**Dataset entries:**
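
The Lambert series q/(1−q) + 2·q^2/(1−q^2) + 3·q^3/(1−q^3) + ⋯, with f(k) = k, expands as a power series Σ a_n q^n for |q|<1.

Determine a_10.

q^10  k|10↦f(k): 10:10 5:5 2:2 1:1  a_10=18

a_10 = 18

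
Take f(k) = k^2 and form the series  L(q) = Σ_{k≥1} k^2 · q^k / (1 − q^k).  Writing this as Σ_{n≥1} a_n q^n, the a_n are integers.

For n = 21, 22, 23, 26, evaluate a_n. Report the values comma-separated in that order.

500, 610, 530, 850

[q^21] f(21)=441,f(7)=49,f(3)=9,f(1)=1 ⇒ 500
n=22: 1·22 2·11 11·2 22·1  f→[1+4+121+484]=610
d|23:{23,1}  Σf=529+1=530
n=26: 26·1 13·2 2·13 1·26  f→[676+169+4+1]=850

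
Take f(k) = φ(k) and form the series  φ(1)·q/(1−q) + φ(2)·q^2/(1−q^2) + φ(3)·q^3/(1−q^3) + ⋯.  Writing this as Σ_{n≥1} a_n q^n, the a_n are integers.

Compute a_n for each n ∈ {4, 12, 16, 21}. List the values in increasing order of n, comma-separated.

n=4: 4·1 2·2 1·4  φ→[2+1+1]=4
q^12  k|12↦φ(k): 1:1 2:1 3:2 4:2 6:2 12:4  a_12=12
q^16  k|16↦φ(k): 16:8 8:4 4:2 2:1 1:1  a_16=16
d|21:{21,7,3,1}  Σφ=12+6+2+1=21

4, 12, 16, 21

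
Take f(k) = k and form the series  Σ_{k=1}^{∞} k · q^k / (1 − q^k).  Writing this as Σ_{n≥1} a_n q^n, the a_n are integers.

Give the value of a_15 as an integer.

a_15 = 24

d|15:{1,3,5,15}  Σf=1+3+5+15=24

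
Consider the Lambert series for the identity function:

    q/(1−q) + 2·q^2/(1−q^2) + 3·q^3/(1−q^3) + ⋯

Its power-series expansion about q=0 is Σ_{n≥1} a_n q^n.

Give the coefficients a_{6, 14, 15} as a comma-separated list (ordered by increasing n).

[q^6] f(1)=1,f(2)=2,f(3)=3,f(6)=6 ⇒ 12
q^14  k|14↦f(k): 14:14 7:7 2:2 1:1  a_14=24
n=15: 1·15 3·5 5·3 15·1  f→[1+3+5+15]=24

12, 24, 24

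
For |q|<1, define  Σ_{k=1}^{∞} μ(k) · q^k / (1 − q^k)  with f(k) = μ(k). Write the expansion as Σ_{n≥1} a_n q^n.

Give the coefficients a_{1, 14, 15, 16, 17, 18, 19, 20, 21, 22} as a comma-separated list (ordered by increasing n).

[q^1] μ(1)=1 ⇒ 1
q^14  k|14↦μ(k): 14:1 7:-1 2:-1 1:1  a_14=0
[q^15] μ(15)=1,μ(5)=-1,μ(3)=-1,μ(1)=1 ⇒ 0
d|16:{16,8,4,2,1}  Σμ=0+0+0+(-1)+1=0
d|17:{1,17}  Σμ=1+(-1)=0
q^18  k|18↦μ(k): 1:1 2:-1 3:-1 6:1 9:0 18:0  a_18=0
d|19:{1,19}  Σμ=1+(-1)=0
q^20  k|20↦μ(k): 20:0 10:1 5:-1 4:0 2:-1 1:1  a_20=0
[q^21] μ(21)=1,μ(7)=-1,μ(3)=-1,μ(1)=1 ⇒ 0
q^22  k|22↦μ(k): 1:1 2:-1 11:-1 22:1  a_22=0

1, 0, 0, 0, 0, 0, 0, 0, 0, 0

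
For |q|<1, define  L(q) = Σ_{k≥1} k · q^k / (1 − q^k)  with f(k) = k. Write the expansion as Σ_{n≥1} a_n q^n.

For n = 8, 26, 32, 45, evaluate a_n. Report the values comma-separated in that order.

15, 42, 63, 78

q^8  k|8↦f(k): 1:1 2:2 4:4 8:8  a_8=15
[q^26] f(26)=26,f(13)=13,f(2)=2,f(1)=1 ⇒ 42
d|32:{1,2,4,8,16,32}  Σf=1+2+4+8+16+32=63
n=45: 45·1 15·3 9·5 5·9 3·15 1·45  f→[45+15+9+5+3+1]=78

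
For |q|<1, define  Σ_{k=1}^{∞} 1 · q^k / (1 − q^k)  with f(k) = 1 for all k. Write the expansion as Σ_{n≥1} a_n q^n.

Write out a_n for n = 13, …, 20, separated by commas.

q^13  k|13↦f(k): 13:1 1:1  a_13=2
d|14:{14,7,2,1}  Σf=1+1+1+1=4
[q^15] f(1)=1,f(3)=1,f(5)=1,f(15)=1 ⇒ 4
n=16: 1·16 2·8 4·4 8·2 16·1  f→[1+1+1+1+1]=5
[q^17] f(1)=1,f(17)=1 ⇒ 2
[q^18] f(1)=1,f(2)=1,f(3)=1,f(6)=1,f(9)=1,f(18)=1 ⇒ 6
q^19  k|19↦f(k): 19:1 1:1  a_19=2
d|20:{20,10,5,4,2,1}  Σf=1+1+1+1+1+1=6

2, 4, 4, 5, 2, 6, 2, 6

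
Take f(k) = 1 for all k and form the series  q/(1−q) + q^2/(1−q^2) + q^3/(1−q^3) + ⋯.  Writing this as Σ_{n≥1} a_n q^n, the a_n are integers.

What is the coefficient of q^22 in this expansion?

a_22 = 4

[q^22] f(1)=1,f(2)=1,f(11)=1,f(22)=1 ⇒ 4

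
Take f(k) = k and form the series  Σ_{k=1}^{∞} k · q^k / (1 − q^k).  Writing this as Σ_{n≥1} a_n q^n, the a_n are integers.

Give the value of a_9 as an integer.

a_9 = 13

n=9: 9·1 3·3 1·9  f→[9+3+1]=13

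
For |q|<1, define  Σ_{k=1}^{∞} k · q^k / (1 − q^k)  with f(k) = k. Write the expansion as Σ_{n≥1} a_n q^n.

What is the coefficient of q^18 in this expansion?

[q^18] f(18)=18,f(9)=9,f(6)=6,f(3)=3,f(2)=2,f(1)=1 ⇒ 39

a_18 = 39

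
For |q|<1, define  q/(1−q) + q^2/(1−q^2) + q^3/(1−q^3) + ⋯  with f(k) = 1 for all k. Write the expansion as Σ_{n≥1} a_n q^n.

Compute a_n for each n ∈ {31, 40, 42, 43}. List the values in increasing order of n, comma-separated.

[q^31] f(1)=1,f(31)=1 ⇒ 2
n=40: 1·40 2·20 4·10 5·8 8·5 10·4 20·2 40·1  f→[1+1+1+1+1+1+1+1]=8
q^42  k|42↦f(k): 1:1 2:1 3:1 6:1 7:1 14:1 21:1 42:1  a_42=8
[q^43] f(43)=1,f(1)=1 ⇒ 2

2, 8, 8, 2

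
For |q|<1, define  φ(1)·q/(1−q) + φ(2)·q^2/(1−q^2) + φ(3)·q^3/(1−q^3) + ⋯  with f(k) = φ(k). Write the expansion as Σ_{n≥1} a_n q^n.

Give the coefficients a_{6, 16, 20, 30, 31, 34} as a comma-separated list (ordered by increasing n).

d|6:{6,3,2,1}  Σφ=2+2+1+1=6
d|16:{16,8,4,2,1}  Σφ=8+4+2+1+1=16
[q^20] φ(20)=8,φ(10)=4,φ(5)=4,φ(4)=2,φ(2)=1,φ(1)=1 ⇒ 20
[q^30] φ(1)=1,φ(2)=1,φ(3)=2,φ(5)=4,φ(6)=2,φ(10)=4,φ(15)=8,φ(30)=8 ⇒ 30
q^31  k|31↦φ(k): 1:1 31:30  a_31=31
n=34: 34·1 17·2 2·17 1·34  φ→[16+16+1+1]=34

6, 16, 20, 30, 31, 34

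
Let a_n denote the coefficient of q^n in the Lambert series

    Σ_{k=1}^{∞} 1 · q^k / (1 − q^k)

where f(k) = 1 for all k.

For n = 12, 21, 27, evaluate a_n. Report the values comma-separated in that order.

6, 4, 4

d|12:{12,6,4,3,2,1}  Σf=1+1+1+1+1+1=6
d|21:{1,3,7,21}  Σf=1+1+1+1=4
[q^27] f(27)=1,f(9)=1,f(3)=1,f(1)=1 ⇒ 4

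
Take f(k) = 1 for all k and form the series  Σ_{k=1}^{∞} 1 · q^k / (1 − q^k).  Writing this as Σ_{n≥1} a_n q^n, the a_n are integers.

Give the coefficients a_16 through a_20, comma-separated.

q^16  k|16↦f(k): 16:1 8:1 4:1 2:1 1:1  a_16=5
[q^17] f(1)=1,f(17)=1 ⇒ 2
n=18: 18·1 9·2 6·3 3·6 2·9 1·18  f→[1+1+1+1+1+1]=6
n=19: 1·19 19·1  f→[1+1]=2
q^20  k|20↦f(k): 1:1 2:1 4:1 5:1 10:1 20:1  a_20=6

5, 2, 6, 2, 6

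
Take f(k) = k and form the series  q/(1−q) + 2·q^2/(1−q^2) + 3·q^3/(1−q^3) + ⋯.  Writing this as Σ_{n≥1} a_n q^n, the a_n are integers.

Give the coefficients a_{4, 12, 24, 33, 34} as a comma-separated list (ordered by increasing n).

7, 28, 60, 48, 54

d|4:{4,2,1}  Σf=4+2+1=7
[q^12] f(12)=12,f(6)=6,f(4)=4,f(3)=3,f(2)=2,f(1)=1 ⇒ 28
d|24:{1,2,3,4,6,8,12,24}  Σf=1+2+3+4+6+8+12+24=60
[q^33] f(1)=1,f(3)=3,f(11)=11,f(33)=33 ⇒ 48
d|34:{1,2,17,34}  Σf=1+2+17+34=54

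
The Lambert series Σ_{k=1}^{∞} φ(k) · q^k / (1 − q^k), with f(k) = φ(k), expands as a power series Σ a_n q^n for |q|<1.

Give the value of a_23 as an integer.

n=23: 23·1 1·23  φ→[22+1]=23

a_23 = 23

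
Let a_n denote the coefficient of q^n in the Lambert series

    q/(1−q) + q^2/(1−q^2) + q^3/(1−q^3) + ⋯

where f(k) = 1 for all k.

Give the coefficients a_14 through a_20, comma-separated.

4, 4, 5, 2, 6, 2, 6

d|14:{14,7,2,1}  Σf=1+1+1+1=4
[q^15] f(1)=1,f(3)=1,f(5)=1,f(15)=1 ⇒ 4
n=16: 1·16 2·8 4·4 8·2 16·1  f→[1+1+1+1+1]=5
q^17  k|17↦f(k): 1:1 17:1  a_17=2
[q^18] f(1)=1,f(2)=1,f(3)=1,f(6)=1,f(9)=1,f(18)=1 ⇒ 6
n=19: 1·19 19·1  f→[1+1]=2
d|20:{20,10,5,4,2,1}  Σf=1+1+1+1+1+1=6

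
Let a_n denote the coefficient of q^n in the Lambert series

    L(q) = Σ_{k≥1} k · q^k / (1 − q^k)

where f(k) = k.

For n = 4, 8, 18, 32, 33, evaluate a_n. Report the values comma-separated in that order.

7, 15, 39, 63, 48

q^4  k|4↦f(k): 4:4 2:2 1:1  a_4=7
q^8  k|8↦f(k): 1:1 2:2 4:4 8:8  a_8=15
n=18: 18·1 9·2 6·3 3·6 2·9 1·18  f→[18+9+6+3+2+1]=39
q^32  k|32↦f(k): 1:1 2:2 4:4 8:8 16:16 32:32  a_32=63
[q^33] f(1)=1,f(3)=3,f(11)=11,f(33)=33 ⇒ 48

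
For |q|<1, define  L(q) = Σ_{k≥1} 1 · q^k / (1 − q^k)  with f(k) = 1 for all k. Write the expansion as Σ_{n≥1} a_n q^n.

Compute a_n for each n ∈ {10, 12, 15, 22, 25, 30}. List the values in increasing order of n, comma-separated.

4, 6, 4, 4, 3, 8

n=10: 1·10 2·5 5·2 10·1  f→[1+1+1+1]=4
q^12  k|12↦f(k): 1:1 2:1 3:1 4:1 6:1 12:1  a_12=6
n=15: 1·15 3·5 5·3 15·1  f→[1+1+1+1]=4
q^22  k|22↦f(k): 1:1 2:1 11:1 22:1  a_22=4
n=25: 1·25 5·5 25·1  f→[1+1+1]=3
n=30: 1·30 2·15 3·10 5·6 6·5 10·3 15·2 30·1  f→[1+1+1+1+1+1+1+1]=8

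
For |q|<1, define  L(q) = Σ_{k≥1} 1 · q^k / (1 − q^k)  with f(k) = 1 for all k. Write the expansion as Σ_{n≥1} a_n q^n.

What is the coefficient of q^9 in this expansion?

a_9 = 3

d|9:{1,3,9}  Σf=1+1+1=3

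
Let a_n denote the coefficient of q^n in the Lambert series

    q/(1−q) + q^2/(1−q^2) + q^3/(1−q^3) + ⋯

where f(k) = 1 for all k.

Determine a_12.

a_12 = 6

n=12: 12·1 6·2 4·3 3·4 2·6 1·12  f→[1+1+1+1+1+1]=6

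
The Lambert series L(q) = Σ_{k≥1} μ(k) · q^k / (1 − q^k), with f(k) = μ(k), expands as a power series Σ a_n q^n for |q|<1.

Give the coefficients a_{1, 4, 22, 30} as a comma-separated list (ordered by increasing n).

1, 0, 0, 0

[q^1] μ(1)=1 ⇒ 1
[q^4] μ(4)=0,μ(2)=-1,μ(1)=1 ⇒ 0
[q^22] μ(22)=1,μ(11)=-1,μ(2)=-1,μ(1)=1 ⇒ 0
q^30  k|30↦μ(k): 1:1 2:-1 3:-1 5:-1 6:1 10:1 15:1 30:-1  a_30=0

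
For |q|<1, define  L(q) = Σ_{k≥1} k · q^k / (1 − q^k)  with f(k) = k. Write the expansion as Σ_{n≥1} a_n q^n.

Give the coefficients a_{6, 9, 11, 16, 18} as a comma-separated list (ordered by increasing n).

12, 13, 12, 31, 39

d|6:{6,3,2,1}  Σf=6+3+2+1=12
[q^9] f(1)=1,f(3)=3,f(9)=9 ⇒ 13
[q^11] f(1)=1,f(11)=11 ⇒ 12
n=16: 1·16 2·8 4·4 8·2 16·1  f→[1+2+4+8+16]=31
q^18  k|18↦f(k): 1:1 2:2 3:3 6:6 9:9 18:18  a_18=39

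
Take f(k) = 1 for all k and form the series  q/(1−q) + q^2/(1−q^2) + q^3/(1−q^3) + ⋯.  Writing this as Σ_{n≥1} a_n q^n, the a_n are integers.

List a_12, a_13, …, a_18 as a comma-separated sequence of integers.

6, 2, 4, 4, 5, 2, 6

[q^12] f(1)=1,f(2)=1,f(3)=1,f(4)=1,f(6)=1,f(12)=1 ⇒ 6
[q^13] f(1)=1,f(13)=1 ⇒ 2
q^14  k|14↦f(k): 1:1 2:1 7:1 14:1  a_14=4
q^15  k|15↦f(k): 1:1 3:1 5:1 15:1  a_15=4
[q^16] f(1)=1,f(2)=1,f(4)=1,f(8)=1,f(16)=1 ⇒ 5
q^17  k|17↦f(k): 1:1 17:1  a_17=2
d|18:{18,9,6,3,2,1}  Σf=1+1+1+1+1+1=6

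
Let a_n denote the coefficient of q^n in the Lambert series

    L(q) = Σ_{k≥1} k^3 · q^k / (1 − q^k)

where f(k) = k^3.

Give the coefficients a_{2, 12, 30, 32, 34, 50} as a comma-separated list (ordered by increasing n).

n=2: 1·2 2·1  f→[1+8]=9
n=12: 1·12 2·6 3·4 4·3 6·2 12·1  f→[1+8+27+64+216+1728]=2044
n=30: 30·1 15·2 10·3 6·5 5·6 3·10 2·15 1·30  f→[27000+3375+1000+216+125+27+8+1]=31752
q^32  k|32↦f(k): 32:32768 16:4096 8:512 4:64 2:8 1:1  a_32=37449
d|34:{34,17,2,1}  Σf=39304+4913+8+1=44226
q^50  k|50↦f(k): 1:1 2:8 5:125 10:1000 25:15625 50:125000  a_50=141759

9, 2044, 31752, 37449, 44226, 141759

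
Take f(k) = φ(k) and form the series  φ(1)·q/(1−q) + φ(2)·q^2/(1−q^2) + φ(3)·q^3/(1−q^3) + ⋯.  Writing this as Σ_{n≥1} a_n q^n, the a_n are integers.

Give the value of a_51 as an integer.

q^51  k|51↦φ(k): 1:1 3:2 17:16 51:32  a_51=51

a_51 = 51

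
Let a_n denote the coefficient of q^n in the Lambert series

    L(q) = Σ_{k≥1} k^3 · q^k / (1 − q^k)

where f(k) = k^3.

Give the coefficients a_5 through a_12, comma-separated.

126, 252, 344, 585, 757, 1134, 1332, 2044

n=5: 1·5 5·1  f→[1+125]=126
[q^6] f(6)=216,f(3)=27,f(2)=8,f(1)=1 ⇒ 252
q^7  k|7↦f(k): 7:343 1:1  a_7=344
[q^8] f(8)=512,f(4)=64,f(2)=8,f(1)=1 ⇒ 585
d|9:{9,3,1}  Σf=729+27+1=757
n=10: 10·1 5·2 2·5 1·10  f→[1000+125+8+1]=1134
n=11: 11·1 1·11  f→[1331+1]=1332
n=12: 12·1 6·2 4·3 3·4 2·6 1·12  f→[1728+216+64+27+8+1]=2044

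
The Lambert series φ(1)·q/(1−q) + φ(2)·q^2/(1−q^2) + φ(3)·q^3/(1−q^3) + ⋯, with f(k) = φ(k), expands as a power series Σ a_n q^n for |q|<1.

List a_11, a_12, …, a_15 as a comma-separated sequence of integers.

[q^11] φ(1)=1,φ(11)=10 ⇒ 11
[q^12] φ(1)=1,φ(2)=1,φ(3)=2,φ(4)=2,φ(6)=2,φ(12)=4 ⇒ 12
d|13:{13,1}  Σφ=12+1=13
q^14  k|14↦φ(k): 14:6 7:6 2:1 1:1  a_14=14
n=15: 15·1 5·3 3·5 1·15  φ→[8+4+2+1]=15

11, 12, 13, 14, 15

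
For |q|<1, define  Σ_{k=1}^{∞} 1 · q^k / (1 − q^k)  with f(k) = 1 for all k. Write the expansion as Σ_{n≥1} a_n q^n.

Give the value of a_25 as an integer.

a_25 = 3

q^25  k|25↦f(k): 25:1 5:1 1:1  a_25=3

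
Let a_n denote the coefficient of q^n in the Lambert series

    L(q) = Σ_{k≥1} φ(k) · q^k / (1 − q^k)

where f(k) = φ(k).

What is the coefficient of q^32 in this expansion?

n=32: 1·32 2·16 4·8 8·4 16·2 32·1  φ→[1+1+2+4+8+16]=32

a_32 = 32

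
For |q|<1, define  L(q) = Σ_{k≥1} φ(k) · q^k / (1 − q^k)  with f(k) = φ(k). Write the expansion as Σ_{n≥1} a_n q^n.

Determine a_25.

d|25:{1,5,25}  Σφ=1+4+20=25

a_25 = 25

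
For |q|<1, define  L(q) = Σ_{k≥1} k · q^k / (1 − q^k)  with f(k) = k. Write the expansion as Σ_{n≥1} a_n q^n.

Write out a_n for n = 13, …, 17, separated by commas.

14, 24, 24, 31, 18

[q^13] f(1)=1,f(13)=13 ⇒ 14
n=14: 14·1 7·2 2·7 1·14  f→[14+7+2+1]=24
d|15:{15,5,3,1}  Σf=15+5+3+1=24
[q^16] f(16)=16,f(8)=8,f(4)=4,f(2)=2,f(1)=1 ⇒ 31
q^17  k|17↦f(k): 17:17 1:1  a_17=18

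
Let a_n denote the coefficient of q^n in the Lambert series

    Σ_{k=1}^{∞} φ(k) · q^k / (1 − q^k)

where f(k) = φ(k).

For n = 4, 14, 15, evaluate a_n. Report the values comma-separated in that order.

q^4  k|4↦φ(k): 4:2 2:1 1:1  a_4=4
d|14:{1,2,7,14}  Σφ=1+1+6+6=14
n=15: 1·15 3·5 5·3 15·1  φ→[1+2+4+8]=15

4, 14, 15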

**TASK:** Set down exactly the lines that begin the records and continue through the line bearing "Take f(k) = k^2"; include both ends.

**ANSWER FOR THIS EXERCISE:**
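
The Lambert series q/(1−q) + 2·q^2/(1−q^2) + 3·q^3/(1−q^3) + ⋯, with f(k) = k, expands as a power series Σ a_n q^n for |q|<1.

Determine a_10.

q^10  k|10↦f(k): 10:10 5:5 2:2 1:1  a_10=18

a_10 = 18

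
Take f(k) = k^2 and form the series  L(q) = Σ_{k≥1} k^2 · q^k / (1 − q^k).  Writing this as Σ_{n≥1} a_n q^n, the a_n are integers.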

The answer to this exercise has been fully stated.